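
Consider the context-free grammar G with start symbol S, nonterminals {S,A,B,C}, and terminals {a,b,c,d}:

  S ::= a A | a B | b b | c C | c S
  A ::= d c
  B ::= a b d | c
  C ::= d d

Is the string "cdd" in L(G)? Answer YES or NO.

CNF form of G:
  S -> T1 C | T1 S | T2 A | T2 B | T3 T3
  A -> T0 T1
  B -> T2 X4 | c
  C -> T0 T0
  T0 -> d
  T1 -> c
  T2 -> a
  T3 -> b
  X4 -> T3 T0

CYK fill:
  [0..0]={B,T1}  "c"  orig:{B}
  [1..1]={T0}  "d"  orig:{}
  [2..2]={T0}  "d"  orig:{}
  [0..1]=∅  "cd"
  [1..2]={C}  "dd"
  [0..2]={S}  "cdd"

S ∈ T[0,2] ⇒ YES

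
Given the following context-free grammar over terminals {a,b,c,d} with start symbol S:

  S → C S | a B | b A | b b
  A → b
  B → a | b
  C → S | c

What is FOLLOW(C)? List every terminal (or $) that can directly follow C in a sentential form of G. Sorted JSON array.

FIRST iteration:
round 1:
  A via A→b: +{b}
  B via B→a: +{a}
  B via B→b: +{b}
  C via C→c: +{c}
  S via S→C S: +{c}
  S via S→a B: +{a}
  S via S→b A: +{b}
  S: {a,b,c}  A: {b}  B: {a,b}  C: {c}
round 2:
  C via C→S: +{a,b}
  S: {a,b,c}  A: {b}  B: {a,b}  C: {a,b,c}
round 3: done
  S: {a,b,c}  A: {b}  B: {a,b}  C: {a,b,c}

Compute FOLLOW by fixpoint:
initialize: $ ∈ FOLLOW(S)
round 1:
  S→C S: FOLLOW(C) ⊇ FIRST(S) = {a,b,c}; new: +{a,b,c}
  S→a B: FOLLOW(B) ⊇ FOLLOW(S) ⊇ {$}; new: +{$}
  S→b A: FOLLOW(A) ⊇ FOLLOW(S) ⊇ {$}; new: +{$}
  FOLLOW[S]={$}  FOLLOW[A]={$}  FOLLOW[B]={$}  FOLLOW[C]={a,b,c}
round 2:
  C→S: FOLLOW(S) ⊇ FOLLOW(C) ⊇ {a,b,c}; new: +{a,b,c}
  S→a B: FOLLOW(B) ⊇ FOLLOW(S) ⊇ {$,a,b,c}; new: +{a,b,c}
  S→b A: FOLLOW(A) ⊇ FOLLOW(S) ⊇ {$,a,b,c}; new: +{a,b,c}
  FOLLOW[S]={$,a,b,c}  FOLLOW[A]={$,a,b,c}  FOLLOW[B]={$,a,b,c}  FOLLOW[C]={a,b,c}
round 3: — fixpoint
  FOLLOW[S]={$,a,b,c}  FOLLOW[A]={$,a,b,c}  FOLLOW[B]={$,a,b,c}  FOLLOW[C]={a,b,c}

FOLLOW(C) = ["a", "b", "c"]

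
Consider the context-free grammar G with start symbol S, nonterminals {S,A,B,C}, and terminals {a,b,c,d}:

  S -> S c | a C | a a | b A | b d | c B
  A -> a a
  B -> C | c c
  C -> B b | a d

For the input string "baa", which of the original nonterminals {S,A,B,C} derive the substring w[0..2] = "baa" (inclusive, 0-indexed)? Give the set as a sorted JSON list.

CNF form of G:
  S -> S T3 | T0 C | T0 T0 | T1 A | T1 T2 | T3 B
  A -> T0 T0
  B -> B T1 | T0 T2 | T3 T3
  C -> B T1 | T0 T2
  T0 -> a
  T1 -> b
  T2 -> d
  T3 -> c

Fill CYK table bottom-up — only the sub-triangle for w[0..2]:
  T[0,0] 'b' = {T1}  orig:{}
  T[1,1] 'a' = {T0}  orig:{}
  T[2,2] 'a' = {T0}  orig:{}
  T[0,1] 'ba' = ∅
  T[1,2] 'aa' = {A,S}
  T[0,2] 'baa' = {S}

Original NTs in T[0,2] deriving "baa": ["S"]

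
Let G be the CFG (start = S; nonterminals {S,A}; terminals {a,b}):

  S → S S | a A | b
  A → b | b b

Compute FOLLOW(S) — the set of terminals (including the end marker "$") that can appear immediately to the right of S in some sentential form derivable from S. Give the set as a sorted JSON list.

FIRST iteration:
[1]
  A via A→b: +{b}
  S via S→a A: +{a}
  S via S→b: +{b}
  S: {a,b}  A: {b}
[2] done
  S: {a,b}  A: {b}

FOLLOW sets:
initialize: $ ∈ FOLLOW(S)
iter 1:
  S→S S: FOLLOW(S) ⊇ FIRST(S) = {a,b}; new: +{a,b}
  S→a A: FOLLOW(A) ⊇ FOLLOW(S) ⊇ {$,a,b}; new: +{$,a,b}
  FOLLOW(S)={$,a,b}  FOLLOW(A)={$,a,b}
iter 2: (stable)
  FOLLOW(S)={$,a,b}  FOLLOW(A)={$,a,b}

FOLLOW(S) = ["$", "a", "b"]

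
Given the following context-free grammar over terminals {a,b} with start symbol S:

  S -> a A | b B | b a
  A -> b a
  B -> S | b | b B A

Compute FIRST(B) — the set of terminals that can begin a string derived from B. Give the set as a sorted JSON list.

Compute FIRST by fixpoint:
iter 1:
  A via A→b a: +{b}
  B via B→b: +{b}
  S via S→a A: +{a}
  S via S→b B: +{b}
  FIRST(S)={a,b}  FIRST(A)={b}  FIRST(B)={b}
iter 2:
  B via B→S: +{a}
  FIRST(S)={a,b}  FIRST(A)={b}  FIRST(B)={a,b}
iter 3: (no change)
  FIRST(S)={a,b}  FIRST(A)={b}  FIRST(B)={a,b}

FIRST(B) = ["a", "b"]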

----

The required output is the exact run of lines from the beginning of the records to the line with "C -> B b | a d", that line included.

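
Consider the context-free grammar G with start symbol S, nonterminals {S,A,B,C}, and terminals {a,b,c,d}:

  S ::= a A | a B | b b | c C | c S
  A ::= d c
  B ::= a b d | c
  C ::= d d

Is the string "cdd" in L(G)? Answer YES or NO.

CNF form of G:
  S -> T1 C | T1 S | T2 A | T2 B | T3 T3
  A -> T0 T1
  B -> T2 X4 | c
  C -> T0 T0
  T0 -> d
  T1 -> c
  T2 -> a
  T3 -> b
  X4 -> T3 T0

CYK fill:
  [0..0]={B,T1}  "c"  orig:{B}
  [1..1]={T0}  "d"  orig:{}
  [2..2]={T0}  "d"  orig:{}
  [0..1]=∅  "cd"
  [1..2]={C}  "dd"
  [0..2]={S}  "cdd"

S ∈ T[0,2] ⇒ YES

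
Given the following context-free grammar over terminals {a,b,c,d} with start symbol S:

  S → C S | a B | b A | b b
  A → b
  B → a | b
  C → S | c

What is FOLLOW(C)? List every terminal (or $) that can directly follow C in a sentential form of G. Sorted JSON array.

FIRST iteration:
round 1:
  A via A→b: +{b}
  B via B→a: +{a}
  B via B→b: +{b}
  C via C→c: +{c}
  S via S→C S: +{c}
  S via S→a B: +{a}
  S via S→b A: +{b}
  S: {a,b,c}  A: {b}  B: {a,b}  C: {c}
round 2:
  C via C→S: +{a,b}
  S: {a,b,c}  A: {b}  B: {a,b}  C: {a,b,c}
round 3: done
  S: {a,b,c}  A: {b}  B: {a,b}  C: {a,b,c}

Compute FOLLOW by fixpoint:
initialize: $ ∈ FOLLOW(S)
round 1:
  S→C S: FOLLOW(C) ⊇ FIRST(S) = {a,b,c}; new: +{a,b,c}
  S→a B: FOLLOW(B) ⊇ FOLLOW(S) ⊇ {$}; new: +{$}
  S→b A: FOLLOW(A) ⊇ FOLLOW(S) ⊇ {$}; new: +{$}
  FOLLOW[S]={$}  FOLLOW[A]={$}  FOLLOW[B]={$}  FOLLOW[C]={a,b,c}
round 2:
  C→S: FOLLOW(S) ⊇ FOLLOW(C) ⊇ {a,b,c}; new: +{a,b,c}
  S→a B: FOLLOW(B) ⊇ FOLLOW(S) ⊇ {$,a,b,c}; new: +{a,b,c}
  S→b A: FOLLOW(A) ⊇ FOLLOW(S) ⊇ {$,a,b,c}; new: +{a,b,c}
  FOLLOW[S]={$,a,b,c}  FOLLOW[A]={$,a,b,c}  FOLLOW[B]={$,a,b,c}  FOLLOW[C]={a,b,c}
round 3: — fixpoint
  FOLLOW[S]={$,a,b,c}  FOLLOW[A]={$,a,b,c}  FOLLOW[B]={$,a,b,c}  FOLLOW[C]={a,b,c}

FOLLOW(C) = ["a", "b", "c"]

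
Consider the context-free grammar G with start symbol S, nonterminals {S,A,B,C}, and terminals {a,b,c,d}:

  S -> S c | a C | a a | b A | b d | c B
  A -> a a
  B -> C | c c
  C -> B b | a d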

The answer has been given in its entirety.